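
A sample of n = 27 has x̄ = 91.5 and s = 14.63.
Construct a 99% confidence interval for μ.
(83.68, 99.32)

t-interval (σ unknown):
df = n - 1 = 26
t* = 2.779 for 99% confidence

Margin of error = t* · s/√n = 2.779 · 14.63/√27 = 7.82

CI: (83.68, 99.32)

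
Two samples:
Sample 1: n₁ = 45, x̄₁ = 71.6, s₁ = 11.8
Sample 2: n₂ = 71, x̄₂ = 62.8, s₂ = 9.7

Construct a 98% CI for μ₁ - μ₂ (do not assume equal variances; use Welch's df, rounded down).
(3.81, 13.79)

Difference: x̄₁ - x̄₂ = 8.80
SE = √(s₁²/n₁ + s₂²/n₂) = √(11.8²/45 + 9.7²/71) = 2.1022
df = 80.48 → 80 (Welch–Satterthwaite, rounded down)
t* = 2.374

CI: 8.80 ± 2.374 · 2.1022 = 8.80 ± 4.99 = (3.81, 13.79)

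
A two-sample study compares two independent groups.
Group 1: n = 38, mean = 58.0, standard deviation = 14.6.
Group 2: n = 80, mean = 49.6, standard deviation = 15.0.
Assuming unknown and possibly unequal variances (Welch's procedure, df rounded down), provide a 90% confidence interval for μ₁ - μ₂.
(3.57, 13.23)

Difference: x̄₁ - x̄₂ = 8.40
SE = √(s₁²/n₁ + s₂²/n₂) = √(14.6²/38 + 15.0²/80) = 2.9021
df = 74.62 → 74 (Welch–Satterthwaite, rounded down)
t* = 1.666

CI: 8.40 ± 1.666 · 2.9021 = 8.40 ± 4.83 = (3.57, 13.23)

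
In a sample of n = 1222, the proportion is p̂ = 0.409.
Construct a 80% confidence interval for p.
(0.391, 0.427)

Proportion CI:
SE = √(p̂(1-p̂)/n) = √(0.409 · 0.591 / 1222) = 0.01406

z* = 1.282
Margin = z* · SE = 1.282 · 0.01406 = 0.0180

CI: 0.409 ± 0.0180 = (0.391, 0.427)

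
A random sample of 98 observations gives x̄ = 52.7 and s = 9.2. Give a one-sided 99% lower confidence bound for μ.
μ ≥ 50.50

Lower bound (one-sided):
t* = 2.365 (one-sided for 99%)
Lower bound = x̄ - t* · s/√n = 52.7 - 2.365 · 9.2/√98 = 50.50

We are 99% confident that μ ≥ 50.50.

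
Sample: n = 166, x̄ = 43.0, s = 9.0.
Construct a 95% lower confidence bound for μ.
μ ≥ 41.84

Lower bound (one-sided):
t* = 1.654 (one-sided for 95%)
Lower bound = x̄ - t* · s/√n = 43.0 - 1.654 · 9.0/√166 = 41.84

We are 95% confident that μ ≥ 41.84.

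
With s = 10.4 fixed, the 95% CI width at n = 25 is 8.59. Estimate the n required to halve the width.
n ≈ 100

CI width ∝ 1/√n
To reduce width by factor 2, need √n to grow by 2 → need 2² = 4 times as many samples.

Current: n = 25, width = 8.59
New: n = 100, width ≈ 4.13

Width reduced by factor of 8.59/4.13 = 2.08.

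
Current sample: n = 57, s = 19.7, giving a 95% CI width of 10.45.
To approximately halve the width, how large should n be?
n ≈ 228

CI width ∝ 1/√n
To reduce width by factor 2, need √n to grow by 2 → need 2² = 4 times as many samples.

Current: n = 57, width = 10.45
New: n = 228, width ≈ 5.14

Width reduced by factor of 10.45/5.14 = 2.03.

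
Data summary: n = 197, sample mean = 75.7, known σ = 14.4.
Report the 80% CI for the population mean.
(74.38, 77.02)

z-interval (σ known):
z* = 1.282 for 80% confidence

Margin of error = z* · σ/√n = 1.282 · 14.4/√197 = 1.32

CI: (75.7 - 1.32, 75.7 + 1.32) = (74.38, 77.02)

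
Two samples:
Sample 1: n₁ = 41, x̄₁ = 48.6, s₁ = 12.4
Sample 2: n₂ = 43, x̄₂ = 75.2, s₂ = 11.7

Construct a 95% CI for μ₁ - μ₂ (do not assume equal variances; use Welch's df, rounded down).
(-31.84, -21.36)

Difference: x̄₁ - x̄₂ = -26.60
SE = √(s₁²/n₁ + s₂²/n₂) = √(12.4²/41 + 11.7²/43) = 2.6332
df = 81.09 → 81 (Welch–Satterthwaite, rounded down)
t* = 1.990

CI: -26.60 ± 1.990 · 2.6332 = -26.60 ± 5.24 = (-31.84, -21.36)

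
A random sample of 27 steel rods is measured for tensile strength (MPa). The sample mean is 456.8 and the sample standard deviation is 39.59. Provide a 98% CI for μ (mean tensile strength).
(437.91, 475.69)

t-interval (σ unknown):
df = n - 1 = 26
t* = 2.479 for 98% confidence

Margin of error = t* · s/√n = 2.479 · 39.59/√27 = 18.89

CI: (437.91, 475.69)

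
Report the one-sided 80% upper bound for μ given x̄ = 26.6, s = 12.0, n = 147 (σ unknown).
μ ≤ 27.44

Upper bound (one-sided):
t* = 0.844 (one-sided for 80%)
Upper bound = x̄ + t* · s/√n = 26.6 + 0.844 · 12.0/√147 = 27.44

We are 80% confident that μ ≤ 27.44.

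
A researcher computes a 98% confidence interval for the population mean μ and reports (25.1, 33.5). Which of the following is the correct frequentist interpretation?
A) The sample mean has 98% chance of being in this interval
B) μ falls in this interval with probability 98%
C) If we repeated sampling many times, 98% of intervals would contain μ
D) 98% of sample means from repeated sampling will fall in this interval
C

A) Wrong — x̄ is observed and sits in the interval by construction.
B) Wrong — μ is fixed; the randomness lives in the interval, not in μ.
C) Correct — this is the frequentist long-run coverage interpretation.
D) Wrong — coverage applies to intervals containing μ, not to future x̄ values.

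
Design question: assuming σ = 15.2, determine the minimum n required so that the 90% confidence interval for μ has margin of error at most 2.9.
n ≥ 75

For margin E ≤ 2.9:
n ≥ (z* · σ / E)²
n ≥ (1.645 · 15.2 / 2.9)²
n ≥ 74.34

Minimum n = 75 (rounding up)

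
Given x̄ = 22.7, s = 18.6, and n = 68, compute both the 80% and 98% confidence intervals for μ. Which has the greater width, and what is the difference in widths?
98% CI is wider by 4.91

df = 67
80% CI: t* = 1.294, (19.78, 25.62), width = 2 · t* · s/√n = 5.84
98% CI: t* = 2.383, (17.32, 28.08), width = 2 · t* · s/√n = 10.75

The 98% CI is wider by 10.75 - 5.84 = 4.91.
Higher confidence requires a wider interval.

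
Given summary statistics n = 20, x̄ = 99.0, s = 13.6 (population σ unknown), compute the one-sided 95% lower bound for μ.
μ ≥ 93.74

Lower bound (one-sided):
t* = 1.729 (one-sided for 95%)
Lower bound = x̄ - t* · s/√n = 99.0 - 1.729 · 13.6/√20 = 93.74

We are 95% confident that μ ≥ 93.74.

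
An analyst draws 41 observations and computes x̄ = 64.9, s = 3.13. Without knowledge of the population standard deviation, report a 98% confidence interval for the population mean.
(63.72, 66.08)

t-interval (σ unknown):
df = n - 1 = 40
t* = 2.423 for 98% confidence

Margin of error = t* · s/√n = 2.423 · 3.13/√41 = 1.18

CI: (63.72, 66.08)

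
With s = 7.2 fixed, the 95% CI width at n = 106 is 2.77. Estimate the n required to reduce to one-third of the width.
n ≈ 954

CI width ∝ 1/√n
To reduce width by factor 3, need √n to grow by 3 → need 3² = 9 times as many samples.

Current: n = 106, width = 2.77
New: n = 954, width ≈ 0.91

Width reduced by factor of 2.77/0.91 = 3.04.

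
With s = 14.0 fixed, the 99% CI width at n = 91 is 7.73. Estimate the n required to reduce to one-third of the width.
n ≈ 819

CI width ∝ 1/√n
To reduce width by factor 3, need √n to grow by 3 → need 3² = 9 times as many samples.

Current: n = 91, width = 7.73
New: n = 819, width ≈ 2.53

Width reduced by factor of 7.73/2.53 = 3.06.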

• WHAT YOU NEED TO DO:
Send back exactly the lines of the listing above starting at the one with "A) The sample" and ending at the one with "C) If we repeated", inclusive, and no others.

• WRITTEN REPLY:
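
A) The sample mean has 98% chance of being in this interval
B) μ falls in this interval with probability 98%
C) If we repeated sampling many times, 98% of intervals would contain μ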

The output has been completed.